- Input material:
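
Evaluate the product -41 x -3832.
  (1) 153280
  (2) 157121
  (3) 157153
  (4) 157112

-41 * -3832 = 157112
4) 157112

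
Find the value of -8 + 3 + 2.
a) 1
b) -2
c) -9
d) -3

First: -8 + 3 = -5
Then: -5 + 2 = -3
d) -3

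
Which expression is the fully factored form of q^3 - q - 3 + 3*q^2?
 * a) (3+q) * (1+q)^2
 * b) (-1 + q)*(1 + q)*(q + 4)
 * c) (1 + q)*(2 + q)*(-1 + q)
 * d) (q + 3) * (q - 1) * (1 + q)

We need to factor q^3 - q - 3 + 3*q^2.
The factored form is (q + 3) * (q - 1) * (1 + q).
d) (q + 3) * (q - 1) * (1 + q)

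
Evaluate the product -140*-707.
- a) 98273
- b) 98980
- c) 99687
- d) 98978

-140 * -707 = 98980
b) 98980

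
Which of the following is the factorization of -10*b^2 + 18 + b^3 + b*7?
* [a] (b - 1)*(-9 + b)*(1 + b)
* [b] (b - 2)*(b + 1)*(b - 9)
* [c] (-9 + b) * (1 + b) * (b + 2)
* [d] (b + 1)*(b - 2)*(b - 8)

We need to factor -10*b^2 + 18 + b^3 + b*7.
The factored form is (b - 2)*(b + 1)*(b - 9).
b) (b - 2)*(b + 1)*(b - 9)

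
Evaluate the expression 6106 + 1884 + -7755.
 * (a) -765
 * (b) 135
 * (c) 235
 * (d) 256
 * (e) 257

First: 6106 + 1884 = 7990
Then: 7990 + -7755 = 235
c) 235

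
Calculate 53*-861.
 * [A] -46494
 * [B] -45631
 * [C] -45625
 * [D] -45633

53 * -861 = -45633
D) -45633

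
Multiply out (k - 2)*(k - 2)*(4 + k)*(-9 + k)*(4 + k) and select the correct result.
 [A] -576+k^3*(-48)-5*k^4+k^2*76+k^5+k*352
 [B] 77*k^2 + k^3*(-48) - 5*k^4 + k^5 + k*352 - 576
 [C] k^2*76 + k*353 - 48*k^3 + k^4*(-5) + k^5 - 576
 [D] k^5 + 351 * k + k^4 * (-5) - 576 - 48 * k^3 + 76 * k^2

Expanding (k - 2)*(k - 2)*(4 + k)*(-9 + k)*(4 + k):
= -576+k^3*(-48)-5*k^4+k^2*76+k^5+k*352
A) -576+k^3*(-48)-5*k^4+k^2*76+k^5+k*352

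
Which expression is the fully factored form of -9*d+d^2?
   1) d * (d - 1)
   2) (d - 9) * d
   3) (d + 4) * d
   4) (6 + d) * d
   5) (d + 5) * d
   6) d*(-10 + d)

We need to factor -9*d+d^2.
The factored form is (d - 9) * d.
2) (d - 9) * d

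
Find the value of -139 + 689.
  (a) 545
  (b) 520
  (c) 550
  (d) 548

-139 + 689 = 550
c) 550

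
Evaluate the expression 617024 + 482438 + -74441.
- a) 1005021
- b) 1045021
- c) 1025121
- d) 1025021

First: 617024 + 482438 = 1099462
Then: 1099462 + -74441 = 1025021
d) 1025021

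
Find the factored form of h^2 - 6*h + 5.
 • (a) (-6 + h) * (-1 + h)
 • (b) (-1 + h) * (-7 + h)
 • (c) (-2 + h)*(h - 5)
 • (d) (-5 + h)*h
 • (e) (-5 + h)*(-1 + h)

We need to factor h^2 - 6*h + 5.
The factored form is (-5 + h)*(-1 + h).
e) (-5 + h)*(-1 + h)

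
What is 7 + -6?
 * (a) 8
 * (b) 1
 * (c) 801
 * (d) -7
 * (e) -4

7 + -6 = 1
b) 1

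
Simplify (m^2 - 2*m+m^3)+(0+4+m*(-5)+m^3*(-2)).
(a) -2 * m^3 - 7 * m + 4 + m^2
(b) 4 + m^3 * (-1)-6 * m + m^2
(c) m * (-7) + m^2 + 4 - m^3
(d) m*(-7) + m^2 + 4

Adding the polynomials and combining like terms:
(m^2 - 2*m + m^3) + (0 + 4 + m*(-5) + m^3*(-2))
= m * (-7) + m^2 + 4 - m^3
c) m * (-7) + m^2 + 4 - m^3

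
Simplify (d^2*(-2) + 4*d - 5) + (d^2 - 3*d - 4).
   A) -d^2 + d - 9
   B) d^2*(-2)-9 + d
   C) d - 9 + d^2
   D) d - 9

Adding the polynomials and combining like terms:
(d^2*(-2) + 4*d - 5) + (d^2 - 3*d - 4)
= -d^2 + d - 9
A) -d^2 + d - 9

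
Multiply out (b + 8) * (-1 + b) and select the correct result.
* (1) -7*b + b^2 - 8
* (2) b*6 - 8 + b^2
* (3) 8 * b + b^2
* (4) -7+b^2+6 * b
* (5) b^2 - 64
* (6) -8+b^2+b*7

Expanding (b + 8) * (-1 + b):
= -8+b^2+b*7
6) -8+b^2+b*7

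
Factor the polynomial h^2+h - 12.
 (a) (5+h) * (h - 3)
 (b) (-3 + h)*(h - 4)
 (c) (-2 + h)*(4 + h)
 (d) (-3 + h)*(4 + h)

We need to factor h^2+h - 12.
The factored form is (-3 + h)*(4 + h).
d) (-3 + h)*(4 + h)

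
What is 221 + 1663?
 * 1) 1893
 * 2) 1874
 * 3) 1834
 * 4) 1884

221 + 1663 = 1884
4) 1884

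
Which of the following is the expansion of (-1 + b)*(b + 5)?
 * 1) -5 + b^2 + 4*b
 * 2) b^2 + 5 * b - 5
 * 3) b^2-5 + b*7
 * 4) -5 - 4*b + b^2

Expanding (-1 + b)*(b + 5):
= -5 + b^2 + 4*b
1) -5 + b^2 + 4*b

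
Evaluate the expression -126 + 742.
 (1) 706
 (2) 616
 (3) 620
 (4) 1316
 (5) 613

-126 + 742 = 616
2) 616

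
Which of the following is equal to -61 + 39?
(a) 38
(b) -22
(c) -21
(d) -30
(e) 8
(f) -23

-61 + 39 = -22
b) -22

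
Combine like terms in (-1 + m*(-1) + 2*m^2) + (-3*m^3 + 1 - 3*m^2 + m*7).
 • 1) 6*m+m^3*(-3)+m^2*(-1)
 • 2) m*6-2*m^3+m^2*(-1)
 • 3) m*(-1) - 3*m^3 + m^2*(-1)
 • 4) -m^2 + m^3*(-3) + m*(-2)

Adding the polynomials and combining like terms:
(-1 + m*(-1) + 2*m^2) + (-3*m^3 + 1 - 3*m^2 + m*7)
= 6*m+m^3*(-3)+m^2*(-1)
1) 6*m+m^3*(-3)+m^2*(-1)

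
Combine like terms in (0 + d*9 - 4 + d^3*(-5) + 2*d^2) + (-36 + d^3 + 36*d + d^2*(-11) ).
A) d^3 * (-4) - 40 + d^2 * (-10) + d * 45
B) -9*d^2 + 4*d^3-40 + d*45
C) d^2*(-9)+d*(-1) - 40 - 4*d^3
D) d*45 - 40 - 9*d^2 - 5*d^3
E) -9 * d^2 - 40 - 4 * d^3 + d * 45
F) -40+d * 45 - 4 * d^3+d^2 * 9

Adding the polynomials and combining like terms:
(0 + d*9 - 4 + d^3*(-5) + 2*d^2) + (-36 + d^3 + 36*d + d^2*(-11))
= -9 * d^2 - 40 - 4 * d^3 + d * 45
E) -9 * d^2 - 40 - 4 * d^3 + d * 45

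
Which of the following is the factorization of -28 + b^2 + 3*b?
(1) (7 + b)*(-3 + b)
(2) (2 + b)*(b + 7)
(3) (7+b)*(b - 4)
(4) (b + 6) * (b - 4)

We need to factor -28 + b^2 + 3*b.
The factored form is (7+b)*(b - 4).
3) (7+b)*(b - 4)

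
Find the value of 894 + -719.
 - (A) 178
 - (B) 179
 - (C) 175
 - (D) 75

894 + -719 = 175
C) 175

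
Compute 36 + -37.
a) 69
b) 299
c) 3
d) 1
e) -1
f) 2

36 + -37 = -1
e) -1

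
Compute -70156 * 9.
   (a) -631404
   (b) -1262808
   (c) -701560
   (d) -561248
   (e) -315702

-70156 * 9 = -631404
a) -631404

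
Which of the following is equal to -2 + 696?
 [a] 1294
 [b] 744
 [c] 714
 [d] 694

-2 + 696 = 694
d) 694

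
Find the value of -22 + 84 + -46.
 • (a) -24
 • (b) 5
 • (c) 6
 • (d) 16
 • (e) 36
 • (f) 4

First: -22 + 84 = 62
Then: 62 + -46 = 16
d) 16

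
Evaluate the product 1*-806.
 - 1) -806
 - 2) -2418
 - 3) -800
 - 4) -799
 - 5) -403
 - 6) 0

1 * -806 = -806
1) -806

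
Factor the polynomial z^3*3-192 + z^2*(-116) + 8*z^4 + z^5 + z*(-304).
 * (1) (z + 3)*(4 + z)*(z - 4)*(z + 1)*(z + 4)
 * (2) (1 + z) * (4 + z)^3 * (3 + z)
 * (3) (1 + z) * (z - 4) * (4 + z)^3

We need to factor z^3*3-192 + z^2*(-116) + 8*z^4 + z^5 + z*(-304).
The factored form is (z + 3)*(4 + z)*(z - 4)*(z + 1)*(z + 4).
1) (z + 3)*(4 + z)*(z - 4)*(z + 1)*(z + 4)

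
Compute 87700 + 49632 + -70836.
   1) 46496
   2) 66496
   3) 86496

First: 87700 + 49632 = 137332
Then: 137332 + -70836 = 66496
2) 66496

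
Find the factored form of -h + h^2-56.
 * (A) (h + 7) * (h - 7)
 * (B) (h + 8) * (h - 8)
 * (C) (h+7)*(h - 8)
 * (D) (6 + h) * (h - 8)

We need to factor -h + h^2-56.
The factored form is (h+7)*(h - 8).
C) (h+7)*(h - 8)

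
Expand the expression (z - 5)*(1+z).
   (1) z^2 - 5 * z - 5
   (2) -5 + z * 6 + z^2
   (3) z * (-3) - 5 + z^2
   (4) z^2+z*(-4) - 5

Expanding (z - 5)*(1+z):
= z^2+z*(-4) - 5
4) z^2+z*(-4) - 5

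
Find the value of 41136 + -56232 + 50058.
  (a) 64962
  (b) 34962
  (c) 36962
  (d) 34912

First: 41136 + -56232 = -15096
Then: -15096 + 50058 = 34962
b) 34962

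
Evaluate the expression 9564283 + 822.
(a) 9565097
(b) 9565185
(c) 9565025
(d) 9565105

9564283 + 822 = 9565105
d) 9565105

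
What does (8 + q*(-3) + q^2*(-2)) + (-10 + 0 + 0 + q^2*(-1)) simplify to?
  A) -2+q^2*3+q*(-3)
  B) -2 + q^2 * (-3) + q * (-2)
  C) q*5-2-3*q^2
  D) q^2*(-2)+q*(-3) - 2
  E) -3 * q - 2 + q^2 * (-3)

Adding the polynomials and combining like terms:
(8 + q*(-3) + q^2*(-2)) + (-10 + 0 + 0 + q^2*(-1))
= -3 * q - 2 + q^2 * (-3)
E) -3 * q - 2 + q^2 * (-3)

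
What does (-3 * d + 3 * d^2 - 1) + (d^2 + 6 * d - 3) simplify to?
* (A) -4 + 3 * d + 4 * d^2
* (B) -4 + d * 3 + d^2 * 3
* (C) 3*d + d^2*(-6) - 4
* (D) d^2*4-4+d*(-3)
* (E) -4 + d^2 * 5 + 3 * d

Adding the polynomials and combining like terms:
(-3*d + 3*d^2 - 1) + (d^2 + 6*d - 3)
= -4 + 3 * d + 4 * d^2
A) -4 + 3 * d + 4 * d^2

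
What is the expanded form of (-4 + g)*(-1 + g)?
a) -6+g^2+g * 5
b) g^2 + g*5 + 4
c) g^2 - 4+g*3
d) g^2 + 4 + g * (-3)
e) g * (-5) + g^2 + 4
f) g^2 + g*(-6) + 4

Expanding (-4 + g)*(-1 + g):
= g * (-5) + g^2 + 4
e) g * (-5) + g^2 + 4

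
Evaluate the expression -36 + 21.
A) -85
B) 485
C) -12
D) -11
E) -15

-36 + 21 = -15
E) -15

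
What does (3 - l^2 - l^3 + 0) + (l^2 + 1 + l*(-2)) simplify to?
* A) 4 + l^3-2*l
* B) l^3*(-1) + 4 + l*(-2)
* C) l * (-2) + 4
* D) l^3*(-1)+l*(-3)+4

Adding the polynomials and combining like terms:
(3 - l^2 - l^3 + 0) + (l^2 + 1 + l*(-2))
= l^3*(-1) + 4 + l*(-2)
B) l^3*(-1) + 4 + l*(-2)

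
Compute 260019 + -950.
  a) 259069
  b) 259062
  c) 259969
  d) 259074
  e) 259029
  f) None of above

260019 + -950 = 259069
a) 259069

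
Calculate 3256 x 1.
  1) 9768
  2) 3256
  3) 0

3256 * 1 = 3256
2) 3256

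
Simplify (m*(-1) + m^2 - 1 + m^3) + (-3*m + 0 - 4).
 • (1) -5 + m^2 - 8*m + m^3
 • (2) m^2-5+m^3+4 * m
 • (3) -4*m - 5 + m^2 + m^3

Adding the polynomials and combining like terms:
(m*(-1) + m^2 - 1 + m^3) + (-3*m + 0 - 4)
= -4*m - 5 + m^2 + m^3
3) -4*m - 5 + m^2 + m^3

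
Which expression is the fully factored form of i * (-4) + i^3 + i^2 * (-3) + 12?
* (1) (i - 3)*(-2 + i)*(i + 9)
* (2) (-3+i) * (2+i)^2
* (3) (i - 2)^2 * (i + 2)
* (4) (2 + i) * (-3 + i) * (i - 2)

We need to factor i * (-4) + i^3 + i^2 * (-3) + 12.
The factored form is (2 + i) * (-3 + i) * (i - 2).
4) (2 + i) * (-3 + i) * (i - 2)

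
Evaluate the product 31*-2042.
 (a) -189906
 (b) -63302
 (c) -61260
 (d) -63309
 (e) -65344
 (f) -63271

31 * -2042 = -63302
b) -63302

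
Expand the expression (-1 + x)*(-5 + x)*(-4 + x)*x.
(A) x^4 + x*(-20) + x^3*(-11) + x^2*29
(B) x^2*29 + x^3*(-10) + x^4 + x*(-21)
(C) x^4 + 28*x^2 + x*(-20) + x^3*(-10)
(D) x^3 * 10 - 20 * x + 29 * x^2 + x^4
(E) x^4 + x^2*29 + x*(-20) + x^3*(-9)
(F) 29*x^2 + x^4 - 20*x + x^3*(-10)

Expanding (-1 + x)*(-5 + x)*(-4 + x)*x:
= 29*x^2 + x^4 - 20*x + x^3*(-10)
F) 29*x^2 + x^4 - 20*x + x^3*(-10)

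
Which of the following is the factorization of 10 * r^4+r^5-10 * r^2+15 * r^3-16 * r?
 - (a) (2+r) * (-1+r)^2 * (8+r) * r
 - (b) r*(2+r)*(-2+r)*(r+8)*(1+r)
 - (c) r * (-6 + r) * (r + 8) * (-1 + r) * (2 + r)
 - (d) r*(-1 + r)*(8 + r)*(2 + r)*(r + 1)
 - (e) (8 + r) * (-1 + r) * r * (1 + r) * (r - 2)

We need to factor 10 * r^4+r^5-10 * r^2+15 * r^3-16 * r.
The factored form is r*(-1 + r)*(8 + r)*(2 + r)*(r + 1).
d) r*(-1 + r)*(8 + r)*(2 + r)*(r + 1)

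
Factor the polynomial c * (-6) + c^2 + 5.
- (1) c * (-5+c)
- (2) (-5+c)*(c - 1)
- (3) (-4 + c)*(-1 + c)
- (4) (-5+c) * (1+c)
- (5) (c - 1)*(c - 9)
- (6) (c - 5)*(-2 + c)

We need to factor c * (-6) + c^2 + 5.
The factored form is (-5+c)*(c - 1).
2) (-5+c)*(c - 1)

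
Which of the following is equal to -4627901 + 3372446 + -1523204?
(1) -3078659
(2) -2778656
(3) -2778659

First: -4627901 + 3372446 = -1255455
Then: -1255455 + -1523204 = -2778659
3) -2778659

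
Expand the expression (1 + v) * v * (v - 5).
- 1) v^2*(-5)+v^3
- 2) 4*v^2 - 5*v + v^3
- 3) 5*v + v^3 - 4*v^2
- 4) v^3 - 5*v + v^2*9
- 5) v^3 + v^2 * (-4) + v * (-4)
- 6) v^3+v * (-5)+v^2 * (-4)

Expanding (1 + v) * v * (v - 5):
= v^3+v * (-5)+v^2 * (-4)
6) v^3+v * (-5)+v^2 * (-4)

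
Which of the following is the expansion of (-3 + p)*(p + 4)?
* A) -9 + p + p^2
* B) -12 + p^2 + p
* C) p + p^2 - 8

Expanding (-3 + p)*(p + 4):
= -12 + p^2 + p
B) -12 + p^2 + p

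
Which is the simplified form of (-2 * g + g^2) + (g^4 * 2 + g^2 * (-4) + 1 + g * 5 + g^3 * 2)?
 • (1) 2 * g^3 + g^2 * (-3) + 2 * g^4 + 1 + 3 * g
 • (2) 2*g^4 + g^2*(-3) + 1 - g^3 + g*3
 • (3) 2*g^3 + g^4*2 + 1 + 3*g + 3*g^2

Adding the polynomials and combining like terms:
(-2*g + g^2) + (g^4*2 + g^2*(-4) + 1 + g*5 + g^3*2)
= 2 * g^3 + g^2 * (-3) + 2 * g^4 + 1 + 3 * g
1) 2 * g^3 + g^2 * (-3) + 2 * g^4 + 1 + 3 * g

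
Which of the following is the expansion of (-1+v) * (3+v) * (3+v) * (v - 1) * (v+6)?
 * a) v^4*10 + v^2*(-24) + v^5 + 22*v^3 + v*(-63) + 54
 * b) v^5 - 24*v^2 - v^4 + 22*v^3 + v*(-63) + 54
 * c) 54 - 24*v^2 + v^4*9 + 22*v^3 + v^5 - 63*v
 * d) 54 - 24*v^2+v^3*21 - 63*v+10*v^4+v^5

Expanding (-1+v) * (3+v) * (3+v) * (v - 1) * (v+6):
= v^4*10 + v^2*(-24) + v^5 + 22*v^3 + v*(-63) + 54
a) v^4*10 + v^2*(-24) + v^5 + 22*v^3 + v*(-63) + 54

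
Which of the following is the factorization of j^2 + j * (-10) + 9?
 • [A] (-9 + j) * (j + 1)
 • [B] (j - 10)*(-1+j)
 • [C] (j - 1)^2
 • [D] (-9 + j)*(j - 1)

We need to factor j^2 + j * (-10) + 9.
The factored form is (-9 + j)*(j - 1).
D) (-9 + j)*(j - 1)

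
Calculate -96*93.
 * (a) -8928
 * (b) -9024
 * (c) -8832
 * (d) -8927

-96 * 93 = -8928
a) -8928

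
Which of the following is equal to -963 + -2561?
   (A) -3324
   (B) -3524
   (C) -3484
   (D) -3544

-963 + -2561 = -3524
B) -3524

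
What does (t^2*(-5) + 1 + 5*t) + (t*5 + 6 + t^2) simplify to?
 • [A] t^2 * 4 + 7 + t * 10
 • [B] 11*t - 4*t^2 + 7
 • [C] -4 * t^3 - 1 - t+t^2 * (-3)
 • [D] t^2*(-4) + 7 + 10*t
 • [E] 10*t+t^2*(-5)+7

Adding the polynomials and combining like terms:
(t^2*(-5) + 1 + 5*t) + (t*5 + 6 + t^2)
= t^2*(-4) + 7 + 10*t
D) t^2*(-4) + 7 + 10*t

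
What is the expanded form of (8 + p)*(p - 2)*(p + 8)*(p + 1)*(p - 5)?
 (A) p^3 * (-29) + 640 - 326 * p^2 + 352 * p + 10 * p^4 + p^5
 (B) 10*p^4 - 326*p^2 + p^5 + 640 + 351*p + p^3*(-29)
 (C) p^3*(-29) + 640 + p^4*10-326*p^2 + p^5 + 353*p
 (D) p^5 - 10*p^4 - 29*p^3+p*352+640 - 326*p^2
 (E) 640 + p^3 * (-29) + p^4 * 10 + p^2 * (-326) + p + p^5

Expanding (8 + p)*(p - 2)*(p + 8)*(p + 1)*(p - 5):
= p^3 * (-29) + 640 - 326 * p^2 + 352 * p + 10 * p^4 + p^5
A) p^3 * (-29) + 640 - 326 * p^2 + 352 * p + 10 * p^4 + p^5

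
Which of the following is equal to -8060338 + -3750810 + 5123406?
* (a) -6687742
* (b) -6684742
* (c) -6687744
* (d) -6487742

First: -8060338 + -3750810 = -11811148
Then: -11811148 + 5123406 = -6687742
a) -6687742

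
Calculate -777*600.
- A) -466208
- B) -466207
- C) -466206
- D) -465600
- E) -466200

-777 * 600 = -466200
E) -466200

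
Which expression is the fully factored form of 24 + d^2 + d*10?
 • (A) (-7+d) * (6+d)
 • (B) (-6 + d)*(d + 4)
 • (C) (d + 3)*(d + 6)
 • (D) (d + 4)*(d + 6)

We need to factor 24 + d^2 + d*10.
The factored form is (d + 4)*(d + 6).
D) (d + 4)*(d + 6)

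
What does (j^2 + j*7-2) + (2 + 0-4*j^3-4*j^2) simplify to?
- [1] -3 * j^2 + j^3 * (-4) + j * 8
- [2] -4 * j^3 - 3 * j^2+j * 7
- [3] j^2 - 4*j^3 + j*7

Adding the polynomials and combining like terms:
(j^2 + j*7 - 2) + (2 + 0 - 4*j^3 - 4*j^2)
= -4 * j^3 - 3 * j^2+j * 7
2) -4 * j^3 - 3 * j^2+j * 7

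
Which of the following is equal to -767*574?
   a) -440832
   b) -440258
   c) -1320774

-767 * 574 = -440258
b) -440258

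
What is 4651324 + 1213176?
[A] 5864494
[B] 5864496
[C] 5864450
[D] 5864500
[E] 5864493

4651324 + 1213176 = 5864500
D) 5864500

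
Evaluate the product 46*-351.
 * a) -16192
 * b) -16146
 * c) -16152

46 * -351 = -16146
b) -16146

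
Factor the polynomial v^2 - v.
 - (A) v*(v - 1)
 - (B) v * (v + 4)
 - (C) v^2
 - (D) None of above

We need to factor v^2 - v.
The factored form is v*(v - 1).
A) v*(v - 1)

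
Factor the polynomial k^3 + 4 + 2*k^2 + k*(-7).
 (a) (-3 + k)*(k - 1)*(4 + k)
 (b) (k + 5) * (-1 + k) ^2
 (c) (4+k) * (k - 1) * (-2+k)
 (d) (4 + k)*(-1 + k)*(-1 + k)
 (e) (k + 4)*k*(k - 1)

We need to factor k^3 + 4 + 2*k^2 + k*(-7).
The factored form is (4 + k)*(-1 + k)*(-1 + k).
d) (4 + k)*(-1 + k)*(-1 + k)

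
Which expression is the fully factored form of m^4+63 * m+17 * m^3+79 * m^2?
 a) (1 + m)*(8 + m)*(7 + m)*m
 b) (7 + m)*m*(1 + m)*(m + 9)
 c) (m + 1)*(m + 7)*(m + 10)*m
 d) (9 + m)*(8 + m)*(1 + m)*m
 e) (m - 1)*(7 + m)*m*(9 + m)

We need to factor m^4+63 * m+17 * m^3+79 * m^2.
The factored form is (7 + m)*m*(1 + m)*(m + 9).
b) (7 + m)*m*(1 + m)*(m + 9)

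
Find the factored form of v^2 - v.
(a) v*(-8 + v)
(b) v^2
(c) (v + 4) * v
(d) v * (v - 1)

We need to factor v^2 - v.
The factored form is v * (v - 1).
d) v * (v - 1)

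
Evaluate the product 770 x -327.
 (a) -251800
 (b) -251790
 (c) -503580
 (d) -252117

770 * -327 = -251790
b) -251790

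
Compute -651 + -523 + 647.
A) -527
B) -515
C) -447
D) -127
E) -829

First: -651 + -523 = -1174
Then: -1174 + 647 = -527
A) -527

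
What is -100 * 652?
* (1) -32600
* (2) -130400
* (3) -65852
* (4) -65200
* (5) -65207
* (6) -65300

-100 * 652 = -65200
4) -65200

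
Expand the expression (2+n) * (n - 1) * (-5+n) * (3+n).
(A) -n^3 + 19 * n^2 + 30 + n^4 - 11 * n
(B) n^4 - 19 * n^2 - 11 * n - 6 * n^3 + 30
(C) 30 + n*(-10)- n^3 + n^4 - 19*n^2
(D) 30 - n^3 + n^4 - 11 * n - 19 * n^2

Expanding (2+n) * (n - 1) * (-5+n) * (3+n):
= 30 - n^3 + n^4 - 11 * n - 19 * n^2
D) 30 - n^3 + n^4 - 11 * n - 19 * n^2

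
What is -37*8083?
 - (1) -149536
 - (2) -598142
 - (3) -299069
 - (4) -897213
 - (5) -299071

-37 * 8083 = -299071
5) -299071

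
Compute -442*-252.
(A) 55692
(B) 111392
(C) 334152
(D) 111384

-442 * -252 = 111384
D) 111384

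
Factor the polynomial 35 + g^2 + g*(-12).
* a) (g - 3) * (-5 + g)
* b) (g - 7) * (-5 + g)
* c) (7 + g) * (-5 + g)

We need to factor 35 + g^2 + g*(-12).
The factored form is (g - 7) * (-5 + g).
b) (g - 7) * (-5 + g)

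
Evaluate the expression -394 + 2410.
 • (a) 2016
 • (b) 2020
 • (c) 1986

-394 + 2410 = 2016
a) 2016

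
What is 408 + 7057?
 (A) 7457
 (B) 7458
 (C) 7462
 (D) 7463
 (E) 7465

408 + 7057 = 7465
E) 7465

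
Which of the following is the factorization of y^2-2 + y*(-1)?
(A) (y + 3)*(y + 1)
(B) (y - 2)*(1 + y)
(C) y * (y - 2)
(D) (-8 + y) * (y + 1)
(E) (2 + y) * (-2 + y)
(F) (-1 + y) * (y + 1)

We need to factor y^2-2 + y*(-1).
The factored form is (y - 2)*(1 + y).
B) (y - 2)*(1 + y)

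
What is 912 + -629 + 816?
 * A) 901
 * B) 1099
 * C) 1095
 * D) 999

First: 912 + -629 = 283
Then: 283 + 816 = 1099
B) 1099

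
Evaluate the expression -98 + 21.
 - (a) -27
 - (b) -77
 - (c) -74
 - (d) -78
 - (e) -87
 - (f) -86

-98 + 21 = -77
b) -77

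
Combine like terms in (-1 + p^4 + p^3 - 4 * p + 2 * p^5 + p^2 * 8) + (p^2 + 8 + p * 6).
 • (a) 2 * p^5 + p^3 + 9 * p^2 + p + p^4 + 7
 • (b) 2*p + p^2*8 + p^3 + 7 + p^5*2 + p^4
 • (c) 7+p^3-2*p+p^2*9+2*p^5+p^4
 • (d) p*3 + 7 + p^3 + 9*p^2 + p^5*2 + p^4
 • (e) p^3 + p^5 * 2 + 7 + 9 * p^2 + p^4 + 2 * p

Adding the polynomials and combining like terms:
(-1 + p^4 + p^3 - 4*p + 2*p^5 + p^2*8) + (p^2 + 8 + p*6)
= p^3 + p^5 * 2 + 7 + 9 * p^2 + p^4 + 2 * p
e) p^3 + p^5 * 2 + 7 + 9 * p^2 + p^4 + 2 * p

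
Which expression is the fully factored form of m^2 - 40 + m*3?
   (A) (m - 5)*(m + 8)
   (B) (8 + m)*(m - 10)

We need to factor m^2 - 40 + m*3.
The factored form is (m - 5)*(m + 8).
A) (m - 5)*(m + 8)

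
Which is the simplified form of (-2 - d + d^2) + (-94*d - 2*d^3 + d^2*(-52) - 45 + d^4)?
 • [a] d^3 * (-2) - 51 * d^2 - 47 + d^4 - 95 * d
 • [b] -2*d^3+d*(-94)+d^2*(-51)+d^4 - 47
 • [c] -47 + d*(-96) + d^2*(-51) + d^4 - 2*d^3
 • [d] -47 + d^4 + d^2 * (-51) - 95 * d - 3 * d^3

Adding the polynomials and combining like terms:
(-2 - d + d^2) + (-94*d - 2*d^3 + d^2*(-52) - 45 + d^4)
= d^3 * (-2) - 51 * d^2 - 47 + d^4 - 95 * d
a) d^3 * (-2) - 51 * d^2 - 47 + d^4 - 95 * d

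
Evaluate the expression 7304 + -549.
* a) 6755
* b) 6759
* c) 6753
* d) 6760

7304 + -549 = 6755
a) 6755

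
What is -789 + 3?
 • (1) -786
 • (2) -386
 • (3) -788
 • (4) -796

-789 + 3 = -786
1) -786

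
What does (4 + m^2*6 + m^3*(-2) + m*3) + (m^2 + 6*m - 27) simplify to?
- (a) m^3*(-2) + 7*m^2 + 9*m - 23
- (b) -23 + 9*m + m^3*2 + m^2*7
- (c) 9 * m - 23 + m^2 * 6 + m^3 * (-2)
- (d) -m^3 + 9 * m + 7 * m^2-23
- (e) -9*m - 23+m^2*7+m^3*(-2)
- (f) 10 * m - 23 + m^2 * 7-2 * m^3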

- Your task: Once the line containing "(3+q) * (1+q)^2" has been set down, nothing more is wanted; set down each line of the listing above up to it exactly, starting with the first.

- Output for this task:
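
Evaluate the product -41 x -3832.
  (1) 153280
  (2) 157121
  (3) 157153
  (4) 157112

-41 * -3832 = 157112
4) 157112

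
Find the value of -8 + 3 + 2.
a) 1
b) -2
c) -9
d) -3

First: -8 + 3 = -5
Then: -5 + 2 = -3
d) -3

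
Which expression is the fully factored form of q^3 - q - 3 + 3*q^2?
 * a) (3+q) * (1+q)^2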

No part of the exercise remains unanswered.